───── GIVEN INFORMATION

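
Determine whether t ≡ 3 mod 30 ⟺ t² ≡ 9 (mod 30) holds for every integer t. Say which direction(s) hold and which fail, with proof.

(⇒) Suppose t ≡ 3 mod 30. Write t = 30j + 3. Then (30j + 3)² = 900j² + 180j + 9 = 30(30j² + 6j) + 9, so t² ≡ 9 (mod 30).

(⇐) This fails: take t = 27. Then 27² = 729 ≡ 9 (mod 30), yet 27 ≡ 27 (mod 30), not 3.

Only the forward direction holds.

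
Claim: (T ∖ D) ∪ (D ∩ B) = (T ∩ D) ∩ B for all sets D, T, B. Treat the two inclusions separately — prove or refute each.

Forward inclusion. This inclusion fails. Take D = ∅, T = {1}, B = ∅; then 1 ∈ (T ∖ D) ∪ (D ∩ B) but 1 ∉ (T ∩ D) ∩ B.

Reverse inclusion. Let x ∈ (T ∩ D) ∩ B. Then x ∈ D ∩ T ∩ B, from which x ∈ (T ∖ D) ∪ (D ∩ B).

Only the reverse inclusion holds.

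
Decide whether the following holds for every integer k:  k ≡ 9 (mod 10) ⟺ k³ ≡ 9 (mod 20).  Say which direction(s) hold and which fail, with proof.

(⇒) This fails: take k = 19. Then 19 ≡ 9 (mod 10), but 19³ = 6859 ≡ 19 (mod 20), not 9.

(⇐) Conversely, the residues r modulo 20 with r³ ≡ 9 (mod 20) are exactly {9}, and each is ≡ 9 (mod 10).

Only the reverse direction holds.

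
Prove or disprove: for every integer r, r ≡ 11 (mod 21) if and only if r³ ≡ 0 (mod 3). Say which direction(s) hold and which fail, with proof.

Neither implication holds.

(⟹) This fails: take r = 11. Then 11 ≡ 11 (mod 21), but 11³ = 1331 ≡ 2 (mod 3), not 0.

(⟸) This fails: take r = 0. Then 0³ = 0 ≡ 0 (mod 3), yet 0 ≡ 0 (mod 21), not 11.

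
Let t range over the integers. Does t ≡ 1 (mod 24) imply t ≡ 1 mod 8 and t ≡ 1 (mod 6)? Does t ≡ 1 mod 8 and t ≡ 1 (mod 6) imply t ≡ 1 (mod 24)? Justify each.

Both directions hold.

[⇒] Suppose t ≡ 1 (mod 24); write t = 24j + 1. Since 8 ∣ 24, reducing mod 8 gives t ≡ 1 (mod 8); since 6 ∣ 24, reducing mod 6 gives t ≡ 1 (mod 6).

[⇐] Conversely, if t ≡ 1 (mod 8) and t ≡ 1 (mod 6), then by the Chinese remainder theorem t ≡ 1 (mod 24). This is exactly t ≡ 1 (mod 24).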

──────────

EXERCISE:
Each line from the one that contains "Prove or disprove: for" to the end of the data should be set down exactly, both ends included.

ANSWER FOR THE TASK:
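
Prove or disprove: for every integer r, r ≡ 11 (mod 21) if and only if r³ ≡ 0 (mod 3). Say which direction(s) hold and which fail, with proof.

Neither implication holds.

(⟹) This fails: take r = 11. Then 11 ≡ 11 (mod 21), but 11³ = 1331 ≡ 2 (mod 3), not 0.

(⟸) This fails: take r = 0. Then 0³ = 0 ≡ 0 (mod 3), yet 0 ≡ 0 (mod 21), not 11.

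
Let t range over the integers. Does t ≡ 1 (mod 24) imply t ≡ 1 mod 8 and t ≡ 1 (mod 6)? Does t ≡ 1 mod 8 and t ≡ 1 (mod 6) imply t ≡ 1 (mod 24)? Justify each.

Both directions hold.

[⇒] Suppose t ≡ 1 (mod 24); write t = 24j + 1. Since 8 ∣ 24, reducing mod 8 gives t ≡ 1 (mod 8); since 6 ∣ 24, reducing mod 6 gives t ≡ 1 (mod 6).

[⇐] Conversely, if t ≡ 1 (mod 8) and t ≡ 1 (mod 6), then by the Chinese remainder theorem t ≡ 1 (mod 24). This is exactly t ≡ 1 (mod 24).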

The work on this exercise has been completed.